▸ WORK TO BE COMPLETED
Word for word, return every record.

▸ Collected data entries
◇ ◇ ◇ ◇
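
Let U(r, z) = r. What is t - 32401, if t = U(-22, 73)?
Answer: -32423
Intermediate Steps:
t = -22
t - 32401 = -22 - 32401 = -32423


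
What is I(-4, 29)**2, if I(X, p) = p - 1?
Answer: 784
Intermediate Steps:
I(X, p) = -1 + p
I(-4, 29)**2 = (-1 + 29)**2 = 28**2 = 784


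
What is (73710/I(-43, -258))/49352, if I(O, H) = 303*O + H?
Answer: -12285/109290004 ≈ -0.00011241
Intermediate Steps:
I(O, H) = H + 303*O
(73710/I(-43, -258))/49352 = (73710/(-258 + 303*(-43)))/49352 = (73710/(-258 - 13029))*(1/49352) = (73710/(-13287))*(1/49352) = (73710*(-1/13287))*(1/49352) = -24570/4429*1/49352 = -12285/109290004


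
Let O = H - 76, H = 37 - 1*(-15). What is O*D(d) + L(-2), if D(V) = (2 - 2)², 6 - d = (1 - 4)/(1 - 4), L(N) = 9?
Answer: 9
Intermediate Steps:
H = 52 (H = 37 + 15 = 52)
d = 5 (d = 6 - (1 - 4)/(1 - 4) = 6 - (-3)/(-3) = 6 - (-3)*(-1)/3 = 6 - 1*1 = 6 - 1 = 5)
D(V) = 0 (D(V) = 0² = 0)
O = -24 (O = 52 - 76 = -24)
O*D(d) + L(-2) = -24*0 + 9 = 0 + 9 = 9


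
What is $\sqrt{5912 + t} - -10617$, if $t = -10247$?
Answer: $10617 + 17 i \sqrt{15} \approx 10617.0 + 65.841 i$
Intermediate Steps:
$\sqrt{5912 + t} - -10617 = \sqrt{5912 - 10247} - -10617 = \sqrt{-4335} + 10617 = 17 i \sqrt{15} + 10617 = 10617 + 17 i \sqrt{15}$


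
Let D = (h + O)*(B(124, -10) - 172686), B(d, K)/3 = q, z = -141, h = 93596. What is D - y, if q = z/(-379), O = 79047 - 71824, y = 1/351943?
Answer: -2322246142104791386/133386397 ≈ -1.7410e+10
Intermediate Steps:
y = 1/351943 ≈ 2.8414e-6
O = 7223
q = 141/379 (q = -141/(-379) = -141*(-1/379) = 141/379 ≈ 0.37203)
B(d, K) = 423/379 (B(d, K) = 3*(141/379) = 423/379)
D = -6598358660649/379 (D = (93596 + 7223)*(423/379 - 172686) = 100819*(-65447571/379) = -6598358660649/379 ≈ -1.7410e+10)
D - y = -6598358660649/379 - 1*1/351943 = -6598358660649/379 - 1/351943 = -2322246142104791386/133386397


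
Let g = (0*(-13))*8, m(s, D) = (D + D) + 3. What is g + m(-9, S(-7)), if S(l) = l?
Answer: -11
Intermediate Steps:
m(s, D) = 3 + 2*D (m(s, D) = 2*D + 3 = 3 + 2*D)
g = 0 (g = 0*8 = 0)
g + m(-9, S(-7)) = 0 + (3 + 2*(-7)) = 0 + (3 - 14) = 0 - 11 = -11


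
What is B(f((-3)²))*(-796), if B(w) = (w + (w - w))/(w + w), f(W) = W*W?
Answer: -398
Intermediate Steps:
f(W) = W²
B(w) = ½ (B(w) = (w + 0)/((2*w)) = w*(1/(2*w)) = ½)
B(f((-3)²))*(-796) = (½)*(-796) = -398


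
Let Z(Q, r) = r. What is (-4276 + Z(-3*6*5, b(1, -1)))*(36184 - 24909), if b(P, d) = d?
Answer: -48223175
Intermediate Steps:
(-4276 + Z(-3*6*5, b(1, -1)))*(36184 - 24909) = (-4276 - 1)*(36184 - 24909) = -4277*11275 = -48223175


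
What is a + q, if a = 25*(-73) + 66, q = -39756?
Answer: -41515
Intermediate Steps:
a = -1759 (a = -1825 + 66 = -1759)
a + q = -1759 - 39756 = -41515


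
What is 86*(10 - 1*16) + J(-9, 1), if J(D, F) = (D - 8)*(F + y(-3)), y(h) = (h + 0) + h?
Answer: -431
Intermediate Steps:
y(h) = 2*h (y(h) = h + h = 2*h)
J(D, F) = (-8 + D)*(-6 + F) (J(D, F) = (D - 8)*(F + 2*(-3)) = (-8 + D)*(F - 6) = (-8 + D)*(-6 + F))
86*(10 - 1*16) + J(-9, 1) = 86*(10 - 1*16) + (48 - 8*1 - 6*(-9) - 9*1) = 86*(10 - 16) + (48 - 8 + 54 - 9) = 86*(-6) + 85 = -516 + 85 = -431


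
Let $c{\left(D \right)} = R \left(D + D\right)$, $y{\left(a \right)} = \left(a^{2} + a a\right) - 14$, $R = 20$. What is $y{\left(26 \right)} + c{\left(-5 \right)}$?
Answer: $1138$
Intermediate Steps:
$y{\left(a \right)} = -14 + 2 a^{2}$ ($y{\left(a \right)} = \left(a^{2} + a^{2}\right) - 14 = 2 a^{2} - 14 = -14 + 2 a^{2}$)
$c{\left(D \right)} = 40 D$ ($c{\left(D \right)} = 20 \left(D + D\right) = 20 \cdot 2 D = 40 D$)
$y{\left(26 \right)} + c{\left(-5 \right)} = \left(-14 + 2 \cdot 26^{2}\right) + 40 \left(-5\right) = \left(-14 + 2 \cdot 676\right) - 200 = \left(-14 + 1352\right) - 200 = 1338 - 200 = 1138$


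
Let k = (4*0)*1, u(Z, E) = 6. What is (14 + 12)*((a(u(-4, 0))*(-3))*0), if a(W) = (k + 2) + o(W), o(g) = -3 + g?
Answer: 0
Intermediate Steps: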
◇ ◇ ◇ ◇
▸ EXERCISE RESULT
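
Let U(r, z) = r. What is t - 32401, if t = U(-22, 73)?
Answer: -32423
Intermediate Steps:
t = -22
t - 32401 = -22 - 32401 = -32423


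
What is I(-4, 29)**2, if I(X, p) = p - 1?
Answer: 784
Intermediate Steps:
I(X, p) = -1 + p
I(-4, 29)**2 = (-1 + 29)**2 = 28**2 = 784


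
What is (73710/I(-43, -258))/49352, if I(O, H) = 303*O + H?
Answer: -12285/109290004 ≈ -0.00011241
Intermediate Steps:
I(O, H) = H + 303*O
(73710/I(-43, -258))/49352 = (73710/(-258 + 303*(-43)))/49352 = (73710/(-258 - 13029))*(1/49352) = (73710/(-13287))*(1/49352) = (73710*(-1/13287))*(1/49352) = -24570/4429*1/49352 = -12285/109290004


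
Let O = H - 76, H = 37 - 1*(-15). What is O*D(d) + L(-2), if D(V) = (2 - 2)², 6 - d = (1 - 4)/(1 - 4), L(N) = 9?
Answer: 9
Intermediate Steps:
H = 52 (H = 37 + 15 = 52)
d = 5 (d = 6 - (1 - 4)/(1 - 4) = 6 - (-3)/(-3) = 6 - (-3)*(-1)/3 = 6 - 1*1 = 6 - 1 = 5)
D(V) = 0 (D(V) = 0² = 0)
O = -24 (O = 52 - 76 = -24)
O*D(d) + L(-2) = -24*0 + 9 = 0 + 9 = 9


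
What is $\sqrt{5912 + t} - -10617$, if $t = -10247$?
Answer: $10617 + 17 i \sqrt{15} \approx 10617.0 + 65.841 i$
Intermediate Steps:
$\sqrt{5912 + t} - -10617 = \sqrt{5912 - 10247} - -10617 = \sqrt{-4335} + 10617 = 17 i \sqrt{15} + 10617 = 10617 + 17 i \sqrt{15}$


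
Let D = (h + O)*(B(124, -10) - 172686), B(d, K)/3 = q, z = -141, h = 93596. What is D - y, if q = z/(-379), O = 79047 - 71824, y = 1/351943?
Answer: -2322246142104791386/133386397 ≈ -1.7410e+10
Intermediate Steps:
y = 1/351943 ≈ 2.8414e-6
O = 7223
q = 141/379 (q = -141/(-379) = -141*(-1/379) = 141/379 ≈ 0.37203)
B(d, K) = 423/379 (B(d, K) = 3*(141/379) = 423/379)
D = -6598358660649/379 (D = (93596 + 7223)*(423/379 - 172686) = 100819*(-65447571/379) = -6598358660649/379 ≈ -1.7410e+10)
D - y = -6598358660649/379 - 1*1/351943 = -6598358660649/379 - 1/351943 = -2322246142104791386/133386397


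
Let g = (0*(-13))*8, m(s, D) = (D + D) + 3. What is g + m(-9, S(-7)), if S(l) = l?
Answer: -11
Intermediate Steps:
m(s, D) = 3 + 2*D (m(s, D) = 2*D + 3 = 3 + 2*D)
g = 0 (g = 0*8 = 0)
g + m(-9, S(-7)) = 0 + (3 + 2*(-7)) = 0 + (3 - 14) = 0 - 11 = -11


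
What is B(f((-3)²))*(-796), if B(w) = (w + (w - w))/(w + w), f(W) = W*W?
Answer: -398
Intermediate Steps:
f(W) = W²
B(w) = ½ (B(w) = (w + 0)/((2*w)) = w*(1/(2*w)) = ½)
B(f((-3)²))*(-796) = (½)*(-796) = -398


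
Let Z(Q, r) = r. What is (-4276 + Z(-3*6*5, b(1, -1)))*(36184 - 24909), if b(P, d) = d?
Answer: -48223175
Intermediate Steps:
(-4276 + Z(-3*6*5, b(1, -1)))*(36184 - 24909) = (-4276 - 1)*(36184 - 24909) = -4277*11275 = -48223175


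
What is a + q, if a = 25*(-73) + 66, q = -39756?
Answer: -41515
Intermediate Steps:
a = -1759 (a = -1825 + 66 = -1759)
a + q = -1759 - 39756 = -41515


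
What is 86*(10 - 1*16) + J(-9, 1), if J(D, F) = (D - 8)*(F + y(-3)), y(h) = (h + 0) + h?
Answer: -431
Intermediate Steps:
y(h) = 2*h (y(h) = h + h = 2*h)
J(D, F) = (-8 + D)*(-6 + F) (J(D, F) = (D - 8)*(F + 2*(-3)) = (-8 + D)*(F - 6) = (-8 + D)*(-6 + F))
86*(10 - 1*16) + J(-9, 1) = 86*(10 - 1*16) + (48 - 8*1 - 6*(-9) - 9*1) = 86*(10 - 16) + (48 - 8 + 54 - 9) = 86*(-6) + 85 = -516 + 85 = -431


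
Let $c{\left(D \right)} = R \left(D + D\right)$, $y{\left(a \right)} = \left(a^{2} + a a\right) - 14$, $R = 20$. What is $y{\left(26 \right)} + c{\left(-5 \right)}$?
Answer: $1138$
Intermediate Steps:
$y{\left(a \right)} = -14 + 2 a^{2}$ ($y{\left(a \right)} = \left(a^{2} + a^{2}\right) - 14 = 2 a^{2} - 14 = -14 + 2 a^{2}$)
$c{\left(D \right)} = 40 D$ ($c{\left(D \right)} = 20 \left(D + D\right) = 20 \cdot 2 D = 40 D$)
$y{\left(26 \right)} + c{\left(-5 \right)} = \left(-14 + 2 \cdot 26^{2}\right) + 40 \left(-5\right) = \left(-14 + 2 \cdot 676\right) - 200 = \left(-14 + 1352\right) - 200 = 1338 - 200 = 1138$


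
Let k = (4*0)*1, u(Z, E) = 6. What is (14 + 12)*((a(u(-4, 0))*(-3))*0), if a(W) = (k + 2) + o(W), o(g) = -3 + g?
Answer: 0
Intermediate Steps: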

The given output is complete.